## What to do
Print the records below exactly, leaving out nothing.

══ Entries shown

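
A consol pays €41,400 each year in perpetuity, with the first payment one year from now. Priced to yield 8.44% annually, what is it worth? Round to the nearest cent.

PV = PMT / i = 41400 / 0.0844 = 490,521.3270

€490,521.33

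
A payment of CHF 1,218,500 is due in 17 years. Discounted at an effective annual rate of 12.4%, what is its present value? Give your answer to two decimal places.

CHF 167,031.45

Discount factor = (1+0.124)^(−17) = 0.137080; PV = 1,218,500 × 0.137080 = 167,031.4467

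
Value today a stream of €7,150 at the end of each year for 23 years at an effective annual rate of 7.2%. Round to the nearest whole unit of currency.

€79,238

Annuity factor a(23|0.072) = 11.082244; PV = 7150 × 11.082244 = 79,238.0458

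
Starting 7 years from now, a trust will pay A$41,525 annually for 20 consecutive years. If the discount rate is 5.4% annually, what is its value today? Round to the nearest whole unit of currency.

A$364,971

Value one period before first payment (t=6): 41525 × [1 − (1+0.054)^(−20)] / 0.054 = 41525 × 12.050161 = 500,382.9315
PV₀ = 500,382.9315 / (1+0.054)^6 = 500,382.9315 / 1.371020 = 364,971.3903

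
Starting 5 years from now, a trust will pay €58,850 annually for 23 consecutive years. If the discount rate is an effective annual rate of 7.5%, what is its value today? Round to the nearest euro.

PV at t=4 (ordinary 23-year annuity): 58850 × a(23|0.075) = 58850 × 10.806689 = 635,973.6659
PV₀ = 635,973.6659 / (1+0.075)^4 = 635,973.6659 / 1.335469 = 476,217.4180

€476,217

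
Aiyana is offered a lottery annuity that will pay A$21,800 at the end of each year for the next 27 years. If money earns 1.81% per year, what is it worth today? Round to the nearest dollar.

Annuity factor a(27|0.0181) = 21.209398; PV = 21800 × 21.209398 = 462,364.8691

A$462,365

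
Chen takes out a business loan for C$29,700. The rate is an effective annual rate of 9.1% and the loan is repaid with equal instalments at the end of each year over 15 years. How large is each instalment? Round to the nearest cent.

C$3,706.33

PMT = 29700 / ( [1 − (1+0.091)^(−15)] / 0.091 ) = 29700 / 8.013323 = 3,706.3274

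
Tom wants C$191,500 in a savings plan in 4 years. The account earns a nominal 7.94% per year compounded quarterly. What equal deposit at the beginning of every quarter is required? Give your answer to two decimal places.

C$10,085.77

With 4 periods per year: i = 0.01985, n = 16.
FV-annuity factor × (1+i) = 18.987150; PMT = 191500 / 18.987150 = 10,085.7684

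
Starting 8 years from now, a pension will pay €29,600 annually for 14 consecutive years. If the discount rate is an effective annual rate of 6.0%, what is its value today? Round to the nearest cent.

PV at t=7 (ordinary 14-year annuity): 29600 × a(14|0.06) = 29600 × 9.294984 = 275,131.5242
Discount back 7 years: 275,131.5242 × (1+0.06)^(−7) = 275,131.5242 × 0.665057 = 182,978.1774

€182,978.18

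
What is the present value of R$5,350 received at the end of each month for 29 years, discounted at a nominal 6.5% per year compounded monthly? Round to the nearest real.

R$836,967

With 12 periods per year: i = 0.00541667, n = 348.
PV = PMT · [1 − (1+i)^(−n)] / i = 5350 · 156.442457 = 836,967.1445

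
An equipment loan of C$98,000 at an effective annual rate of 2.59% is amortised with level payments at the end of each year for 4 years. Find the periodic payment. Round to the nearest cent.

C$26,106.65

PMT = 98000 / ( [1 − (1+0.0259)^(−4)] / 0.0259 ) = 98000 / 3.753832 = 26,106.6533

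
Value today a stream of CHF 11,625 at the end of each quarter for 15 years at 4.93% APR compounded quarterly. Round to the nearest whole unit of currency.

CHF 490,924

i = 0.0493/4 = 0.012325 per quarter; n = 15·4 = 60.
Annuity factor a(60|0.012325) = 42.230014; PV = 11625 × 42.230014 = 490,923.9092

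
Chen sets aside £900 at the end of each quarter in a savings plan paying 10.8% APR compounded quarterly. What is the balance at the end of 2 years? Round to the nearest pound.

£7,918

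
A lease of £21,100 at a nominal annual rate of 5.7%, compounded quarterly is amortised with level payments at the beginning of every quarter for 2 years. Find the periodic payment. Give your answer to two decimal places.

£2,769.95

With 4 periods per year: i = 0.01425, n = 8.
Annuity-PV factor × (1+i) = 7.617468; PMT = 21100 / 7.617468 = 2,769.9492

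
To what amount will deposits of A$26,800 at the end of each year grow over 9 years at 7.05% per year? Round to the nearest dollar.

FV = 26800 × [(1+0.0705)^9 − 1] / 0.0705 = 26800 × 12.002915 = 321,678.1260

A$321,678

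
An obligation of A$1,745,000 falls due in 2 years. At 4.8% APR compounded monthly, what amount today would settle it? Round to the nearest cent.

A$1,585,573.30

i = 0.048/12 = 0.004 per month; n = 2·12 = 24.
PV = 1,745,000 / (1 + 0.004)^24 = 1,745,000 / 1.100548 = 1,585,573.2997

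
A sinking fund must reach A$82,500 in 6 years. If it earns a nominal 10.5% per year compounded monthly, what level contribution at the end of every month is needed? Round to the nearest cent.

A$827.39

i = 0.105/12 = 0.00875 per month; n = 6·12 = 72.
PMT = 82500 / ( [(1+0.00875)^72 − 1] / 0.00875 ) = 82500 / 99.711137 = 827.3900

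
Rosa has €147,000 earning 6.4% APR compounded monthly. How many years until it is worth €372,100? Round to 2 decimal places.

Periodic rate i = 0.064/12 = 0.00533333.
(1+i)^n = 372100/147000 = 2.53129, so n = ln 2.53129 / ln 1.00533 = 174.6008 months
= 174.6008/12 years

14.55 years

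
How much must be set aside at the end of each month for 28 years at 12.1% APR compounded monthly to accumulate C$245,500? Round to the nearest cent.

C$88.07

Periodic rate i = 0.121/12 = 0.0100833; n = 28 × 12 = 336 periods.
FV-annuity factor = 2787.627247; PMT = 245500 / 2787.627247 = 88.0677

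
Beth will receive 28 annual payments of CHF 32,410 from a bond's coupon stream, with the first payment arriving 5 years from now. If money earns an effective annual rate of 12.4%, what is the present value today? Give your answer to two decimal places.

CHF 157,549.16

PV at t=4 (ordinary 28-year annuity): 32410 × a(28|0.124) = 32410 × 7.758938 = 251,467.1958
PV₀ = 251,467.1958 / (1+0.124)^4 = 251,467.1958 / 1.596119 = 157,549.1607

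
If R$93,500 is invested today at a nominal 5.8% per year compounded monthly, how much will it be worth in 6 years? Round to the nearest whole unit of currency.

With 12 periods per year: i = 0.00483333, n = 72.
FV = PV·(1+i)^n = 93,500 × 1.415046 = 132,306.7561

R$132,307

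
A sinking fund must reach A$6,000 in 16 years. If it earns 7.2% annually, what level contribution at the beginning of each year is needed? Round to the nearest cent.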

════

## Answer for this exercise
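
A consol pays €41,400 each year in perpetuity, with the first payment one year from now. Priced to yield 8.44% annually, what is it worth? Round to the nearest cent.

PV = PMT / i = 41400 / 0.0844 = 490,521.3270

€490,521.33

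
A payment of CHF 1,218,500 is due in 17 years. Discounted at an effective annual rate of 12.4%, what is its present value? Give your answer to two decimal places.

CHF 167,031.45

Discount factor = (1+0.124)^(−17) = 0.137080; PV = 1,218,500 × 0.137080 = 167,031.4467

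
Value today a stream of €7,150 at the end of each year for 23 years at an effective annual rate of 7.2%. Round to the nearest whole unit of currency.

€79,238

Annuity factor a(23|0.072) = 11.082244; PV = 7150 × 11.082244 = 79,238.0458

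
Starting 7 years from now, a trust will pay A$41,525 annually for 20 consecutive years. If the discount rate is 5.4% annually, what is its value today? Round to the nearest whole unit of currency.

A$364,971

Value one period before first payment (t=6): 41525 × [1 − (1+0.054)^(−20)] / 0.054 = 41525 × 12.050161 = 500,382.9315
PV₀ = 500,382.9315 / (1+0.054)^6 = 500,382.9315 / 1.371020 = 364,971.3903

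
Starting 5 years from now, a trust will pay €58,850 annually for 23 consecutive years. If the discount rate is an effective annual rate of 7.5%, what is its value today? Round to the nearest euro.

PV at t=4 (ordinary 23-year annuity): 58850 × a(23|0.075) = 58850 × 10.806689 = 635,973.6659
PV₀ = 635,973.6659 / (1+0.075)^4 = 635,973.6659 / 1.335469 = 476,217.4180

€476,217

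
Aiyana is offered a lottery annuity that will pay A$21,800 at the end of each year for the next 27 years. If money earns 1.81% per year, what is it worth today? Round to the nearest dollar.

Annuity factor a(27|0.0181) = 21.209398; PV = 21800 × 21.209398 = 462,364.8691

A$462,365

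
Chen takes out a business loan for C$29,700. The rate is an effective annual rate of 9.1% and the loan is repaid with equal instalments at the end of each year over 15 years. How large is each instalment? Round to the nearest cent.

C$3,706.33

PMT = 29700 / ( [1 − (1+0.091)^(−15)] / 0.091 ) = 29700 / 8.013323 = 3,706.3274

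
Tom wants C$191,500 in a savings plan in 4 years. The account earns a nominal 7.94% per year compounded quarterly. What equal deposit at the beginning of every quarter is required? Give your answer to two decimal places.

C$10,085.77

With 4 periods per year: i = 0.01985, n = 16.
FV-annuity factor × (1+i) = 18.987150; PMT = 191500 / 18.987150 = 10,085.7684

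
Starting 8 years from now, a pension will pay €29,600 annually for 14 consecutive years. If the discount rate is an effective annual rate of 6.0%, what is its value today? Round to the nearest cent.

PV at t=7 (ordinary 14-year annuity): 29600 × a(14|0.06) = 29600 × 9.294984 = 275,131.5242
Discount back 7 years: 275,131.5242 × (1+0.06)^(−7) = 275,131.5242 × 0.665057 = 182,978.1774

€182,978.18

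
What is the present value of R$5,350 received at the end of each month for 29 years, discounted at a nominal 6.5% per year compounded monthly? Round to the nearest real.

R$836,967

With 12 periods per year: i = 0.00541667, n = 348.
PV = PMT · [1 − (1+i)^(−n)] / i = 5350 · 156.442457 = 836,967.1445

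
An equipment loan of C$98,000 at an effective annual rate of 2.59% is amortised with level payments at the end of each year for 4 years. Find the periodic payment. Round to the nearest cent.

C$26,106.65

PMT = 98000 / ( [1 − (1+0.0259)^(−4)] / 0.0259 ) = 98000 / 3.753832 = 26,106.6533

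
Value today a stream of CHF 11,625 at the end of each quarter for 15 years at 4.93% APR compounded quarterly. Round to the nearest whole unit of currency.

CHF 490,924

i = 0.0493/4 = 0.012325 per quarter; n = 15·4 = 60.
Annuity factor a(60|0.012325) = 42.230014; PV = 11625 × 42.230014 = 490,923.9092

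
Chen sets aside £900 at the end of each quarter in a savings plan paying 10.8% APR compounded quarterly. What is the balance at the end of 2 years? Round to the nearest pound.

£7,918

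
A lease of £21,100 at a nominal annual rate of 5.7%, compounded quarterly is amortised with level payments at the beginning of every quarter for 2 years. Find the periodic payment. Give your answer to two decimal places.

£2,769.95

With 4 periods per year: i = 0.01425, n = 8.
Annuity-PV factor × (1+i) = 7.617468; PMT = 21100 / 7.617468 = 2,769.9492

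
To what amount will deposits of A$26,800 at the end of each year grow over 9 years at 7.05% per year? Round to the nearest dollar.

FV = 26800 × [(1+0.0705)^9 − 1] / 0.0705 = 26800 × 12.002915 = 321,678.1260

A$321,678

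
An obligation of A$1,745,000 falls due in 2 years. At 4.8% APR compounded monthly, what amount today would settle it? Round to the nearest cent.

A$1,585,573.30

i = 0.048/12 = 0.004 per month; n = 2·12 = 24.
PV = 1,745,000 / (1 + 0.004)^24 = 1,745,000 / 1.100548 = 1,585,573.2997

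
A sinking fund must reach A$82,500 in 6 years. If it earns a nominal 10.5% per year compounded monthly, what level contribution at the end of every month is needed? Round to the nearest cent.

A$827.39

i = 0.105/12 = 0.00875 per month; n = 6·12 = 72.
PMT = 82500 / ( [(1+0.00875)^72 − 1] / 0.00875 ) = 82500 / 99.711137 = 827.3900

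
Rosa has €147,000 earning 6.4% APR compounded monthly. How many years until it is worth €372,100? Round to 2 decimal places.

Periodic rate i = 0.064/12 = 0.00533333.
(1+i)^n = 372100/147000 = 2.53129, so n = ln 2.53129 / ln 1.00533 = 174.6008 months
= 174.6008/12 years

14.55 years

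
How much must be set aside at the end of each month for 28 years at 12.1% APR compounded monthly to accumulate C$245,500? Round to the nearest cent.

C$88.07

Periodic rate i = 0.121/12 = 0.0100833; n = 28 × 12 = 336 periods.
FV-annuity factor = 2787.627247; PMT = 245500 / 2787.627247 = 88.0677

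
Beth will receive 28 annual payments of CHF 32,410 from a bond's coupon stream, with the first payment arriving 5 years from now. If money earns an effective annual rate of 12.4%, what is the present value today? Give your answer to two decimal places.

CHF 157,549.16

PV at t=4 (ordinary 28-year annuity): 32410 × a(28|0.124) = 32410 × 7.758938 = 251,467.1958
PV₀ = 251,467.1958 / (1+0.124)^4 = 251,467.1958 / 1.596119 = 157,549.1607

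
If R$93,500 is invested today at a nominal 5.8% per year compounded monthly, how much will it be worth in 6 years? Round to the nearest whole unit of currency.

With 12 periods per year: i = 0.00483333, n = 72.
FV = PV·(1+i)^n = 93,500 × 1.415046 = 132,306.7561

R$132,307

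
A sinking fund must reach A$6,000 in 16 years. If it earns 7.2% annually, what level contribution at the beginning of each year is needed? Round to the nearest cent.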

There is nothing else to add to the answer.